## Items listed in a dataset
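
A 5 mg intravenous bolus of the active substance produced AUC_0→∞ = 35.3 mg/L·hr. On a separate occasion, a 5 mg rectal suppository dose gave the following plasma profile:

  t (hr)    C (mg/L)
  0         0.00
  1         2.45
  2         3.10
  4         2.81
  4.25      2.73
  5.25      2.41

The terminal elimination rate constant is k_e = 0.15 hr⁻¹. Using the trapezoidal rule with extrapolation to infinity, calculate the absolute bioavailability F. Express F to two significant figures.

Trapezoidal AUC_0→5.25 (rectal suppository):
  [0→1]: (0.00+2.45)/2 × 1 = 1.225
  [1→2]: (2.45+3.10)/2 × 1 = 2.775
  [2→4]: (3.10+2.81)/2 × 2 = 5.91
  [4→4.25]: (2.81+2.73)/2 × 0.25 = 0.6925
  [4.25→5.25]: (2.73+2.41)/2 × 1 = 2.57
  Sum = 13.1725 mg/L·hr
Tail: C_last/k_e = 2.41/0.15 = 16.067
AUC_0→∞ (rectal suppository) = 13.1725 + 16.067 = 29.2395 mg/L·hr
F = (AUC_ev/D_ev)/(AUC_iv/D_iv) = (29.2395/5)/(35.3/5) = 5.8479/7.06 = 0.8283

F = 0.83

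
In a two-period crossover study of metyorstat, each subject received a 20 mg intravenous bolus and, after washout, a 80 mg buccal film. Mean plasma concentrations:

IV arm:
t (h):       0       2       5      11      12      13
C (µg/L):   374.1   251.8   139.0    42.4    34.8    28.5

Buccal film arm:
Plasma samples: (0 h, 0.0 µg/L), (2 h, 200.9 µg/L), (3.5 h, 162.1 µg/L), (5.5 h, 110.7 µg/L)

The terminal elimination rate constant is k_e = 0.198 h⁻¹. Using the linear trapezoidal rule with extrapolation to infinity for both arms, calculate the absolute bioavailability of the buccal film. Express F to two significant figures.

Trapezoidal AUC_0→13 (IV):
  [0→2]: (374.1+251.8)/2 × 2 = 625.9
  [2→5]: (251.8+139.0)/2 × 3 = 586.2
  [5→11]: (139.0+42.4)/2 × 6 = 544.2
  [11→12]: (42.4+34.8)/2 × 1 = 38.6
  [12→13]: (34.8+28.5)/2 × 1 = 31.65
  Sum = 1826.55 µg/L·h
IV tail: 28.5/0.198 = 143.939; AUC_iv,0→∞ = 1826.55 + 143.939 = 1970.489 µg/L·h
Trapezoidal AUC_0→5.5 (buccal film):
  [0→2]: (0.0+200.9)/2 × 2 = 200.9
  [2→3.5]: (200.9+162.1)/2 × 1.5 = 272.25
  [3.5→5.5]: (162.1+110.7)/2 × 2 = 272.8
  Sum = 745.95 µg/L·h
buccal film tail: 110.7/0.198 = 559.091; AUC_ev,0→∞ = 745.95 + 559.091 = 1305.041 µg/L·h
F = (AUC_ev/D_ev)/(AUC_iv/D_iv) = (1305.041/80)/(1970.489/20) = 16.313/98.52445 = 0.1656

F = 0.17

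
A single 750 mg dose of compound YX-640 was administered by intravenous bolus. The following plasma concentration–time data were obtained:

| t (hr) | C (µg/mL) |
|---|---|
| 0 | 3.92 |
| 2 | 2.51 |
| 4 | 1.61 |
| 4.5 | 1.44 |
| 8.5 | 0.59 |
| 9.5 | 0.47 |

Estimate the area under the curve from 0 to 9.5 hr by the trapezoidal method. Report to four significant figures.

AUC = 15.90 µg/mL·hr

Trapezoidal AUC_0→9.5:
  [0→2]: (3.92+2.51)/2 × 2 = 6.43
  [2→4]: (2.51+1.61)/2 × 2 = 4.12
  [4→4.5]: (1.61+1.44)/2 × 0.5 = 0.7625
  [4.5→8.5]: (1.44+0.59)/2 × 4 = 4.06
  [8.5→9.5]: (0.59+0.47)/2 × 1 = 0.53
  Sum = 15.9025 µg/mL·hr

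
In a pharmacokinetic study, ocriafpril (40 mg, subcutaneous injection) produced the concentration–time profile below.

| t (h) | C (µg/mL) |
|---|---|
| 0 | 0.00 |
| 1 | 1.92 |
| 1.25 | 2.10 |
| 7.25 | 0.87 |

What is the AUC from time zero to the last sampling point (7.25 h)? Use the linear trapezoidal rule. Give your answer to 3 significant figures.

AUC = 10.4 µg/mL·h

Trapezoidal AUC_0→7.25:
  [0→1]: (0.00+1.92)/2 × 1 = 0.96
  [1→1.25]: (1.92+2.10)/2 × 0.25 = 0.5025
  [1.25→7.25]: (2.10+0.87)/2 × 6 = 8.91
  Sum = 10.3725 µg/mL·h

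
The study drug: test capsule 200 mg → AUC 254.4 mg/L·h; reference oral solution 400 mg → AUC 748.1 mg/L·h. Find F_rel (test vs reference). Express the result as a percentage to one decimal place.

F_rel = 68.0%

F_rel = (AUC_test/D_test) / (AUC_ref/D_ref)
      = (254.4/200) / (748.1/400)
      = 1.272 / 1.87025 = 0.6801 = 68.01%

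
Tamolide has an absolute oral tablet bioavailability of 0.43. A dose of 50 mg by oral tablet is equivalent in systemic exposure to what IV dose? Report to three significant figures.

D_iv = 21.5 mg

Systemic exposure from an extravascular dose = F × D_ev, so the equivalent IV dose is F × D_ev.
D_iv = F × D_ev = 0.43 × 50 = 21.5 mg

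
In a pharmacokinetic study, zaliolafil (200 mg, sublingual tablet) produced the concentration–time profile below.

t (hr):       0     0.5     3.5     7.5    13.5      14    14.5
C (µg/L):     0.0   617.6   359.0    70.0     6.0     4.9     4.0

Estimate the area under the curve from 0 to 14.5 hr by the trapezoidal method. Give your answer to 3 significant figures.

Trapezoidal AUC_0→14.5:
  [0→0.5]: (0.0+617.6)/2 × 0.5 = 154.4
  [0.5→3.5]: (617.6+359.0)/2 × 3 = 1464.9
  [3.5→7.5]: (359.0+70.0)/2 × 4 = 858.0
  [7.5→13.5]: (70.0+6.0)/2 × 6 = 228.0
  [13.5→14]: (6.0+4.9)/2 × 0.5 = 2.725
  [14→14.5]: (4.9+4.0)/2 × 0.5 = 2.225
  Sum = 2710.25 µg/L·hr

AUC = 2710 µg/L·hr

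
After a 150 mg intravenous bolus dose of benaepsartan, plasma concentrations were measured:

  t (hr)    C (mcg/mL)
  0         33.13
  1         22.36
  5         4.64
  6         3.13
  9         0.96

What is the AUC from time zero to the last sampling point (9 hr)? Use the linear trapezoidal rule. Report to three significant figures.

Trapezoidal AUC_0→9:
  [0→1]: (33.13+22.36)/2 × 1 = 27.745
  [1→5]: (22.36+4.64)/2 × 4 = 54.0
  [5→6]: (4.64+3.13)/2 × 1 = 3.885
  [6→9]: (3.13+0.96)/2 × 3 = 6.135
  Sum = 91.765 mcg/mL·hr

AUC = 91.8 mcg/mL·hr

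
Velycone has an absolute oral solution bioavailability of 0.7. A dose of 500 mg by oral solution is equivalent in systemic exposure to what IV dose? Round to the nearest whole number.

Systemic exposure from an extravascular dose = F × D_ev, so the equivalent IV dose is F × D_ev.
D_iv = F × D_ev = 0.7 × 500 = 350 mg

D_iv = 350 mg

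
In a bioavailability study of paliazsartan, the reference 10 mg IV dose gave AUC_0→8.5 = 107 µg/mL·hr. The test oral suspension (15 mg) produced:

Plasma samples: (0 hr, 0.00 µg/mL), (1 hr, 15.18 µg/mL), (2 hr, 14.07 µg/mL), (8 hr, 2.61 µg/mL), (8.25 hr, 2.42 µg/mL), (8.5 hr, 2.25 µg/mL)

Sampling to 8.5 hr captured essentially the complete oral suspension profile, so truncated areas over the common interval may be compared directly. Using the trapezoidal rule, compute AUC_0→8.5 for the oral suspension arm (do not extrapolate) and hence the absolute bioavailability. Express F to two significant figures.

F = 0.46

Trapezoidal AUC_0→8.5 (oral suspension):
  [0→1]: (0.00+15.18)/2 × 1 = 7.59
  [1→2]: (15.18+14.07)/2 × 1 = 14.625
  [2→8]: (14.07+2.61)/2 × 6 = 50.04
  [8→8.25]: (2.61+2.42)/2 × 0.25 = 0.62875
  [8.25→8.5]: (2.42+2.25)/2 × 0.25 = 0.58375
  Sum = 73.4675 µg/mL·hr
F = (AUC_ev/D_ev)/(AUC_iv/D_iv) = (73.4675/15)/(107/10) = 4.89783/10.7 = 0.4577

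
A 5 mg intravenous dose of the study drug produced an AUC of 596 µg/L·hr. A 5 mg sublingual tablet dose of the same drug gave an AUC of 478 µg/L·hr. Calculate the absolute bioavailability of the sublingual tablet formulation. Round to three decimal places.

F = (AUC_ev / D_ev) / (AUC_iv / D_iv)
  = (478/5) / (596/5)
  = 95.6 / 119.2 = 0.8020

F = 0.802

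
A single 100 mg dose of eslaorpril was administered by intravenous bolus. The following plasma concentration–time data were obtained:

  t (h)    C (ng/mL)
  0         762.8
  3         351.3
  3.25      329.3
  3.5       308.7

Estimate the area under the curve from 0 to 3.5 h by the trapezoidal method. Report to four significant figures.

AUC = 1836 ng/mL·h

Trapezoidal AUC_0→3.5:
  [0→3]: (762.8+351.3)/2 × 3 = 1671.15
  [3→3.25]: (351.3+329.3)/2 × 0.25 = 85.075
  [3.25→3.5]: (329.3+308.7)/2 × 0.25 = 79.75
  Sum = 1835.975 ng/mL·h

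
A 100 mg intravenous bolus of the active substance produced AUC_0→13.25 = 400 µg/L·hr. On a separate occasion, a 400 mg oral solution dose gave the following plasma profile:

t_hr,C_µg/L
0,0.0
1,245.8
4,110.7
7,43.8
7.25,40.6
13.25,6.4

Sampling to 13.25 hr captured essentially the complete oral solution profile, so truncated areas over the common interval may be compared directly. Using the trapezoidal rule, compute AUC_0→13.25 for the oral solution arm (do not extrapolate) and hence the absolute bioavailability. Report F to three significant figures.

F = 0.651

Trapezoidal AUC_0→13.25 (oral solution):
  [0→1]: (0.0+245.8)/2 × 1 = 122.9
  [1→4]: (245.8+110.7)/2 × 3 = 534.75
  [4→7]: (110.7+43.8)/2 × 3 = 231.75
  [7→7.25]: (43.8+40.6)/2 × 0.25 = 10.55
  [7.25→13.25]: (40.6+6.4)/2 × 6 = 141.0
  Sum = 1040.95 µg/L·hr
F = (AUC_ev/D_ev)/(AUC_iv/D_iv) = (1040.95/400)/(400/100) = 2.602375/4 = 0.6506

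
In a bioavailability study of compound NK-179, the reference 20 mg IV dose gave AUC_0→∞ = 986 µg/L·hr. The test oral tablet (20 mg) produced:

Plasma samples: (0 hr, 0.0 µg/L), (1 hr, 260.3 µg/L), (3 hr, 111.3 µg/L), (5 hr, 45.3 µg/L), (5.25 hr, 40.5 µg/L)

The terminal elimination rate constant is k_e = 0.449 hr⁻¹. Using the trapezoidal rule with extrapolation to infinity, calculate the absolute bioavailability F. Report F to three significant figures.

F = 0.770

Trapezoidal AUC_0→5.25 (oral tablet):
  [0→1]: (0.0+260.3)/2 × 1 = 130.15
  [1→3]: (260.3+111.3)/2 × 2 = 371.6
  [3→5]: (111.3+45.3)/2 × 2 = 156.6
  [5→5.25]: (45.3+40.5)/2 × 0.25 = 10.725
  Sum = 669.075 µg/L·hr
Tail: C_last/k_e = 40.5/0.449 = 90.200
AUC_0→∞ (oral tablet) = 669.075 + 90.200 = 759.275 µg/L·hr
F = (AUC_ev/D_ev)/(AUC_iv/D_iv) = (759.275/20)/(986/20) = 37.96375/49.3 = 0.7701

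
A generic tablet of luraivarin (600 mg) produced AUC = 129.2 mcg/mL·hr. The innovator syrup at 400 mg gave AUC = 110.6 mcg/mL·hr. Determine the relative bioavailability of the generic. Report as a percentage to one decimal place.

F_rel = 77.9%

F_rel = (AUC_test/D_test) / (AUC_ref/D_ref)
      = (129.2/600) / (110.6/400)
      = 0.215333 / 0.2765 = 0.7788 = 77.88%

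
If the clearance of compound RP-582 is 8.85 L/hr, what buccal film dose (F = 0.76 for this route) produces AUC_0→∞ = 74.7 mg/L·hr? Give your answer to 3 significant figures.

Dose = CL × AUC_0→∞ / F
     = 8.85 × 74.7 / 0.76 = 869.862 mg

Dose = 870 mg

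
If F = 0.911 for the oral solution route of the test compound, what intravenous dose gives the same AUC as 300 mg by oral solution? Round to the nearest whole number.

Systemic exposure from an extravascular dose = F × D_ev, so the equivalent IV dose is F × D_ev.
D_iv = F × D_ev = 0.911 × 300 = 273.3 mg

D_iv = 273 mg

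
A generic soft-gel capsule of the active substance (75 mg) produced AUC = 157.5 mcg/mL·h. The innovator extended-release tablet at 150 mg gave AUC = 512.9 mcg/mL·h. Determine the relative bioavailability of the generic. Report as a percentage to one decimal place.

F_rel = 61.4%

F_rel = (AUC_test/D_test) / (AUC_ref/D_ref)
      = (157.5/75) / (512.9/150)
      = 2.1 / 3.41933 = 0.6142 = 61.42%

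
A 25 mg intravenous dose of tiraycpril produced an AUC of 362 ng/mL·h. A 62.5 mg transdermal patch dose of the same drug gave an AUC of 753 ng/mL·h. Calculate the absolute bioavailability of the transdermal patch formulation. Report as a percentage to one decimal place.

F = (AUC_ev / D_ev) / (AUC_iv / D_iv)
  = (753/62.5) / (362/25)
  = 12.048 / 14.48 = 0.8320
  = 83.20%

F = 83.2%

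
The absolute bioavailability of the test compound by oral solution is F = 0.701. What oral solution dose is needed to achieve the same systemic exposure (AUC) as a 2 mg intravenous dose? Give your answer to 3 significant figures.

D_oral = 2.85 mg

For equal systemic exposure: F × D_ev = D_iv
D_ev = D_iv / F = 2 / 0.701 = 2.85307 mg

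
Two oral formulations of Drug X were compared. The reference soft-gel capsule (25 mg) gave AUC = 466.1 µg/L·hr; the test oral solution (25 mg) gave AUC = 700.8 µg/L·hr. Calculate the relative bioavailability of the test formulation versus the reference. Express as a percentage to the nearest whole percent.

F_rel = 150%

F_rel = (AUC_test/D_test) / (AUC_ref/D_ref)
      = (700.8/25) / (466.1/25)
      = 28.032 / 18.644 = 1.5035 = 150.35%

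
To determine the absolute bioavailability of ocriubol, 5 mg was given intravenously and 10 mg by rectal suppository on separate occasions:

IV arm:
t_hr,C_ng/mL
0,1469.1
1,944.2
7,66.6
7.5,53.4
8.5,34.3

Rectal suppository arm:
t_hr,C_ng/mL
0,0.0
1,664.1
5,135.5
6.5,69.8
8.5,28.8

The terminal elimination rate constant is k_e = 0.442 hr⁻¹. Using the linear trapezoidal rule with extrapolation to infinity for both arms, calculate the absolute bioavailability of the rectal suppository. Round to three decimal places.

Trapezoidal AUC_0→8.5 (IV):
  [0→1]: (1469.1+944.2)/2 × 1 = 1206.65
  [1→7]: (944.2+66.6)/2 × 6 = 3032.4
  [7→7.5]: (66.6+53.4)/2 × 0.5 = 30.0
  [7.5→8.5]: (53.4+34.3)/2 × 1 = 43.85
  Sum = 4312.9 ng/mL·hr
IV tail: 34.3/0.442 = 77.602; AUC_iv,0→∞ = 4312.9 + 77.602 = 4390.502 ng/mL·hr
Trapezoidal AUC_0→8.5 (rectal suppository):
  [0→1]: (0.0+664.1)/2 × 1 = 332.05
  [1→5]: (664.1+135.5)/2 × 4 = 1599.2
  [5→6.5]: (135.5+69.8)/2 × 1.5 = 153.975
  [6.5→8.5]: (69.8+28.8)/2 × 2 = 98.6
  Sum = 2183.825 ng/mL·hr
rectal suppository tail: 28.8/0.442 = 65.158; AUC_ev,0→∞ = 2183.825 + 65.158 = 2248.983 ng/mL·hr
F = (AUC_ev/D_ev)/(AUC_iv/D_iv) = (2248.983/10)/(4390.502/5) = 224.8983/878.1004 = 0.2561

F = 0.256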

## What is being asked
Exactly as they stand, set down the lines from the top of the data through the line with "In a two-period".

## Task output
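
A 5 mg intravenous bolus of the active substance produced AUC_0→∞ = 35.3 mg/L·hr. On a separate occasion, a 5 mg rectal suppository dose gave the following plasma profile:

  t (hr)    C (mg/L)
  0         0.00
  1         2.45
  2         3.10
  4         2.81
  4.25      2.73
  5.25      2.41

The terminal elimination rate constant is k_e = 0.15 hr⁻¹. Using the trapezoidal rule with extrapolation to infinity, calculate the absolute bioavailability F. Express F to two significant figures.

Trapezoidal AUC_0→5.25 (rectal suppository):
  [0→1]: (0.00+2.45)/2 × 1 = 1.225
  [1→2]: (2.45+3.10)/2 × 1 = 2.775
  [2→4]: (3.10+2.81)/2 × 2 = 5.91
  [4→4.25]: (2.81+2.73)/2 × 0.25 = 0.6925
  [4.25→5.25]: (2.73+2.41)/2 × 1 = 2.57
  Sum = 13.1725 mg/L·hr
Tail: C_last/k_e = 2.41/0.15 = 16.067
AUC_0→∞ (rectal suppository) = 13.1725 + 16.067 = 29.2395 mg/L·hr
F = (AUC_ev/D_ev)/(AUC_iv/D_iv) = (29.2395/5)/(35.3/5) = 5.8479/7.06 = 0.8283

F = 0.83

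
In a two-period crossover study of metyorstat, each subject received a 20 mg intravenous bolus and, after washout, a 80 mg buccal film. Mean plasma concentrations: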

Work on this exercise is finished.